Saved entries:
····················

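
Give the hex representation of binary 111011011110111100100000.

Group into 4-bit nibbles from right:
  1110 = E
  1101 = D
  1110 = E
  1111 = F
  0010 = 2
  0000 = 0
Result: EDEF20



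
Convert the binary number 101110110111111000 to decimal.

Sum of powers of 2 for each 1-bit:
2^3 + 2^4 + 2^5 + 2^6 + 2^7 + 2^8 + 2^10 + 2^11 + 2^13 + 2^14 + 2^15 + 2^17
= 8 + 16 + 32 + 64 + 128 + 256 + 1024 + 2048 + 8192 + 16384 + 32768 + 131072
= 191992



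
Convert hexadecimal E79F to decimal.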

····················

Your answer is to contain exactly the lines from the one holding "Convert the binary" to the end of the entries, with no other line.

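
Convert the binary number 101110110111111000 to decimal.

Sum of powers of 2 for each 1-bit:
2^3 + 2^4 + 2^5 + 2^6 + 2^7 + 2^8 + 2^10 + 2^11 + 2^13 + 2^14 + 2^15 + 2^17
= 8 + 16 + 32 + 64 + 128 + 256 + 1024 + 2048 + 8192 + 16384 + 32768 + 131072
= 191992



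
Convert hexadecimal E79F to decimal.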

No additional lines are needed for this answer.